(Dataset entries)
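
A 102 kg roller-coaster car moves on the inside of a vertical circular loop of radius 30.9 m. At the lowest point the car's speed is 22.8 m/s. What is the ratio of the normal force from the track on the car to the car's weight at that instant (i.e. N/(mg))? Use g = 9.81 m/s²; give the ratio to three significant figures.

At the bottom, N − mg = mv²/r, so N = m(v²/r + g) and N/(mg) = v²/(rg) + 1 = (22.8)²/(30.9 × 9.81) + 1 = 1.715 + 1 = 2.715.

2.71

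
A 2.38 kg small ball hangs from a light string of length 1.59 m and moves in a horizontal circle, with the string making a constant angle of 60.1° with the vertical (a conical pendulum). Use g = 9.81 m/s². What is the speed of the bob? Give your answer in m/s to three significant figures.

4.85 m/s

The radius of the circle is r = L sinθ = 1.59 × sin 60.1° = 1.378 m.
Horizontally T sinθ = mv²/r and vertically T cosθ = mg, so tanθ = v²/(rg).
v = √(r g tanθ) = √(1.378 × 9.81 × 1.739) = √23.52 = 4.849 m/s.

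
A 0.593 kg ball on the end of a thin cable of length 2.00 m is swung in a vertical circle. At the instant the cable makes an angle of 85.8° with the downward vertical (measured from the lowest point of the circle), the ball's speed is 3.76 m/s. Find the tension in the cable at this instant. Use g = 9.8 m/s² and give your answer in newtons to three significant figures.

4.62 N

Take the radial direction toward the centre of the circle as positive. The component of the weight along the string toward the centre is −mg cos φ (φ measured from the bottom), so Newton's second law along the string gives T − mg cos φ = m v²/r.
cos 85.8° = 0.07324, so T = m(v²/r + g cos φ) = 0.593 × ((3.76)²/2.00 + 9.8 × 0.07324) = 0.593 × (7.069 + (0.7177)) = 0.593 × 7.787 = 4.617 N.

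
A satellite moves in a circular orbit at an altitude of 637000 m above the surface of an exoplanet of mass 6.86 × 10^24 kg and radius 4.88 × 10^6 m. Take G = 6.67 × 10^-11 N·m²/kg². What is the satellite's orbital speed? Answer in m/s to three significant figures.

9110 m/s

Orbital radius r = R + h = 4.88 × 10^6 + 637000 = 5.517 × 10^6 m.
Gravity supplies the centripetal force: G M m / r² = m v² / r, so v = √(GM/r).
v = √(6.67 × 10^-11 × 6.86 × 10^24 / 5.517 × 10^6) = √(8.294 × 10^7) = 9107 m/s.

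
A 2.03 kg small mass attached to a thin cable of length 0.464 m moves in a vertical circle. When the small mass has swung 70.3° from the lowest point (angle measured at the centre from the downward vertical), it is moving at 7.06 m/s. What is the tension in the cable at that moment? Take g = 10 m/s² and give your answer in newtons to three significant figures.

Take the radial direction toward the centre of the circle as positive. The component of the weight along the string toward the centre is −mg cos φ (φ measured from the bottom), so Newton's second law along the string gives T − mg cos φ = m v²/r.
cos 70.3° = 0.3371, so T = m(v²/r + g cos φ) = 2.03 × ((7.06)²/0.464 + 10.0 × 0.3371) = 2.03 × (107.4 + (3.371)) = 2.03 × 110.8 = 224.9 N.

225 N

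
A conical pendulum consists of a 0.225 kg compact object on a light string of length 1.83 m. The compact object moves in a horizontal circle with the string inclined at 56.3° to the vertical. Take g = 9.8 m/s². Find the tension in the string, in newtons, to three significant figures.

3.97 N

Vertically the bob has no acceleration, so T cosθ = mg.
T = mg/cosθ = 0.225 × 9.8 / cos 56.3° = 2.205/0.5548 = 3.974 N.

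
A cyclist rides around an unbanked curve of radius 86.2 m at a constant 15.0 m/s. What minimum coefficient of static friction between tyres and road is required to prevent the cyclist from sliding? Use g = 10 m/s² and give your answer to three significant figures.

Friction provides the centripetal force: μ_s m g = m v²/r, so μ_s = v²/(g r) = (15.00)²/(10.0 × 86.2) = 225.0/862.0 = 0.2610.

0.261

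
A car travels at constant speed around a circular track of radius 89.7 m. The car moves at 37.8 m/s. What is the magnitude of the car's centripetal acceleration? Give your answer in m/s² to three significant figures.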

---

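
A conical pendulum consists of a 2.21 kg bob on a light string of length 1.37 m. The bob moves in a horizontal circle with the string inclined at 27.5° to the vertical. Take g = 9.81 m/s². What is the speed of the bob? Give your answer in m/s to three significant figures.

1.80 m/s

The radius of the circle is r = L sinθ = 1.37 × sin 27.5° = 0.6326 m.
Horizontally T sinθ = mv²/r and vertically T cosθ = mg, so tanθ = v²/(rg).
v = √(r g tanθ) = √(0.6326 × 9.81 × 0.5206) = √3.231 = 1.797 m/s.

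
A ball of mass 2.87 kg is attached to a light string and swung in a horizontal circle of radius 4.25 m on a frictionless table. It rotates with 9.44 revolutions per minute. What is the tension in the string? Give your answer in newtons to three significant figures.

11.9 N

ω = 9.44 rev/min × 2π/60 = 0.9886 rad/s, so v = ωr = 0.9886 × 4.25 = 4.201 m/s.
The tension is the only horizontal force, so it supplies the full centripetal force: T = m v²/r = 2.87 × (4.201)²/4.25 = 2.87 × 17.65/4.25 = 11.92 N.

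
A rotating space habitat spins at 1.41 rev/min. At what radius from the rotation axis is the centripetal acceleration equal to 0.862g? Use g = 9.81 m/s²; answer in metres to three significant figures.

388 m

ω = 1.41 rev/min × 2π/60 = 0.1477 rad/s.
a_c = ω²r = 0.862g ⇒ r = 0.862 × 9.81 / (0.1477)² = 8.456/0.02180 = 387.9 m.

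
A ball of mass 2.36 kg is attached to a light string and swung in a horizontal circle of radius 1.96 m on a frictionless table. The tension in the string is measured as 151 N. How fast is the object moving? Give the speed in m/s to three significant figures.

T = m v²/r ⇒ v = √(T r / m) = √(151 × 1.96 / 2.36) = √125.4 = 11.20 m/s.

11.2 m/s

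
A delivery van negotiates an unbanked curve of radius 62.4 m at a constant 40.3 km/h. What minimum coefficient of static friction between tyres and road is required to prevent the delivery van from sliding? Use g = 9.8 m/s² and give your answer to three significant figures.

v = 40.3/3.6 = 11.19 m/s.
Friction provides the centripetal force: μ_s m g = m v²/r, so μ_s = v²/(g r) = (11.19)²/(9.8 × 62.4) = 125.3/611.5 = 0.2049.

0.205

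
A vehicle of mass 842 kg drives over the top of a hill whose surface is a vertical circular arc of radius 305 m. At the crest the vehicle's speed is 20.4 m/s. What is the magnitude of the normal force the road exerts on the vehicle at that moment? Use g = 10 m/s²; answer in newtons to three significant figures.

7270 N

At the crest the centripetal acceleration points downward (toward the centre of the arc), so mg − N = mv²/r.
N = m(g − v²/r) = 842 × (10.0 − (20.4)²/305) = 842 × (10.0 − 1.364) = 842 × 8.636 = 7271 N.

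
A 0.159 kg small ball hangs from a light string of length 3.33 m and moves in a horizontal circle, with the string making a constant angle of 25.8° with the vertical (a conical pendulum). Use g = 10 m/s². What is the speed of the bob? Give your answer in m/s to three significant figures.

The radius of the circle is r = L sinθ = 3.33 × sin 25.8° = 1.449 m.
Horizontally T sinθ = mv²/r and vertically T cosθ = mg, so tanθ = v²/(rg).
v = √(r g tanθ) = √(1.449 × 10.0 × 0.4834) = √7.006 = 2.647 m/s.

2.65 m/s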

• Task objective
Reproduce exactly the entries above, limited to the lines from the one with "A 2.03 kg small" through the one with "A car travels", both included.

• Output for this exercise
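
A 2.03 kg small mass attached to a thin cable of length 0.464 m moves in a vertical circle. When the small mass has swung 70.3° from the lowest point (angle measured at the centre from the downward vertical), it is moving at 7.06 m/s. What is the tension in the cable at that moment? Take g = 10 m/s² and give your answer in newtons to three significant figures.

Take the radial direction toward the centre of the circle as positive. The component of the weight along the string toward the centre is −mg cos φ (φ measured from the bottom), so Newton's second law along the string gives T − mg cos φ = m v²/r.
cos 70.3° = 0.3371, so T = m(v²/r + g cos φ) = 2.03 × ((7.06)²/0.464 + 10.0 × 0.3371) = 2.03 × (107.4 + (3.371)) = 2.03 × 110.8 = 224.9 N.

225 N

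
A conical pendulum consists of a 0.225 kg compact object on a light string of length 1.83 m. The compact object moves in a horizontal circle with the string inclined at 56.3° to the vertical. Take g = 9.8 m/s². Find the tension in the string, in newtons, to three significant figures.

3.97 N

Vertically the bob has no acceleration, so T cosθ = mg.
T = mg/cosθ = 0.225 × 9.8 / cos 56.3° = 2.205/0.5548 = 3.974 N.

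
A cyclist rides around an unbanked curve of radius 86.2 m at a constant 15.0 m/s. What minimum coefficient of static friction between tyres and road is required to prevent the cyclist from sliding? Use g = 10 m/s² and give your answer to three significant figures.

Friction provides the centripetal force: μ_s m g = m v²/r, so μ_s = v²/(g r) = (15.00)²/(10.0 × 86.2) = 225.0/862.0 = 0.2610.

0.261

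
A car travels at constant speed around a circular track of radius 89.7 m. The car moves at 37.8 m/s. What is the magnitude of the car's centripetal acceleration? Give your answer in m/s² to three significant figures.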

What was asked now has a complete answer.